____ Records shown
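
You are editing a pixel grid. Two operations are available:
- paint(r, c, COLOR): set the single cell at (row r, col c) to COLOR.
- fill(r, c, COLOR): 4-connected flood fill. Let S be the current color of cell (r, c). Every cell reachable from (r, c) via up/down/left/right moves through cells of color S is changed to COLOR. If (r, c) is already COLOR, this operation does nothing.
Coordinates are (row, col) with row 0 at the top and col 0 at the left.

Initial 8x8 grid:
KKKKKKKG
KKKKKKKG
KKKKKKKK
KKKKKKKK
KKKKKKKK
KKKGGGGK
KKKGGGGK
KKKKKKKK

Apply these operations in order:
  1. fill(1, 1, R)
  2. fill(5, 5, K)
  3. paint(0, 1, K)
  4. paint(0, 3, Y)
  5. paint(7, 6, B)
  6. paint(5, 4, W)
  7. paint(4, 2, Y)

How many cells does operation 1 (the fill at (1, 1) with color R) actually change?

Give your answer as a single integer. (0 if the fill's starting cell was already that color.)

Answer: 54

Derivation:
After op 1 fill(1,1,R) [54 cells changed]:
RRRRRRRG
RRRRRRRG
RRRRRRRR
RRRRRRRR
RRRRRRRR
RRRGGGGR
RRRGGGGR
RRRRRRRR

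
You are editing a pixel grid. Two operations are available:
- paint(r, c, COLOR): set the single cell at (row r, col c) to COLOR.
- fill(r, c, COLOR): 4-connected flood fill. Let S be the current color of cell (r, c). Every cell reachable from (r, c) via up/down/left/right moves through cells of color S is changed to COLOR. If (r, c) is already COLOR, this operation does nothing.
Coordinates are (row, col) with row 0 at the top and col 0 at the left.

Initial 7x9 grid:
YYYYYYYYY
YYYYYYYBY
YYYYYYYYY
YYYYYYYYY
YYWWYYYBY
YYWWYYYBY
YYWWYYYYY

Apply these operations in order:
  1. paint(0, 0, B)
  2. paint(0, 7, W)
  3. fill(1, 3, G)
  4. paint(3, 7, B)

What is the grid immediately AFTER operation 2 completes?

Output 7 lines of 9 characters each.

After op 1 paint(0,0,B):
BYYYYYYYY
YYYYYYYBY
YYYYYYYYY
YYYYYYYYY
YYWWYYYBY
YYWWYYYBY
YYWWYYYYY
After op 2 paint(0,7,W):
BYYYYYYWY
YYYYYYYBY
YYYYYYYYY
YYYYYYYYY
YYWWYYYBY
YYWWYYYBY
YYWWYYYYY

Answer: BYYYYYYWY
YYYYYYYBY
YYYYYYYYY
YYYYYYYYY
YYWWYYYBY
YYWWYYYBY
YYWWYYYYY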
________
All of the entries above, written out exactly, make up the reply.

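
You are editing a pixel grid. Two operations are available:
- paint(r, c, COLOR): set the single cell at (row r, col c) to COLOR.
- fill(r, c, COLOR): 4-connected flood fill. Let S be the current color of cell (r, c). Every cell reachable from (r, c) via up/down/left/right moves through cells of color S is changed to COLOR. If (r, c) is already COLOR, this operation does nothing.
Coordinates are (row, col) with row 0 at the top and col 0 at the left.

Initial 8x8 grid:
KKKKKKKG
KKKKKKKG
KKKKKKKK
KKKKKKKK
KKKKKKKK
KKKGGGGK
KKKGGGGK
KKKKKKKK

Apply these operations in order:
  1. fill(1, 1, R)
  2. fill(5, 5, K)
  3. paint(0, 1, K)
  4. paint(0, 3, Y)
  5. paint(7, 6, B)
  6. paint(5, 4, W)
  7. paint(4, 2, Y)

How many cells does operation 1 (the fill at (1, 1) with color R) actually change?

Give your answer as a single integer. (0 if the fill's starting cell was already that color.)

Answer: 54

Derivation:
After op 1 fill(1,1,R) [54 cells changed]:
RRRRRRRG
RRRRRRRG
RRRRRRRR
RRRRRRRR
RRRRRRRR
RRRGGGGR
RRRGGGGR
RRRRRRRR

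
You are editing a pixel grid. Two operations are available:
- paint(r, c, COLOR): set the single cell at (row r, col c) to COLOR.
- fill(r, c, COLOR): 4-connected flood fill. Let S be the current color of cell (r, c). Every cell reachable from (r, c) via up/down/left/right moves through cells of color S is changed to COLOR. If (r, c) is already COLOR, this operation does nothing.
Coordinates are (row, col) with row 0 at the top and col 0 at the left.

Initial 7x9 grid:
YYYYYYYYY
YYYYYYYBY
YYYYYYYYY
YYYYYYYYY
YYWWYYYBY
YYWWYYYBY
YYWWYYYYY

Apply these operations in order:
  1. paint(0, 0, B)
  2. paint(0, 7, W)
  3. fill(1, 3, G)
  4. paint(3, 7, B)

What is the grid immediately AFTER operation 2 completes?

Output 7 lines of 9 characters each.

After op 1 paint(0,0,B):
BYYYYYYYY
YYYYYYYBY
YYYYYYYYY
YYYYYYYYY
YYWWYYYBY
YYWWYYYBY
YYWWYYYYY
After op 2 paint(0,7,W):
BYYYYYYWY
YYYYYYYBY
YYYYYYYYY
YYYYYYYYY
YYWWYYYBY
YYWWYYYBY
YYWWYYYYY

Answer: BYYYYYYWY
YYYYYYYBY
YYYYYYYYY
YYYYYYYYY
YYWWYYYBY
YYWWYYYBY
YYWWYYYYY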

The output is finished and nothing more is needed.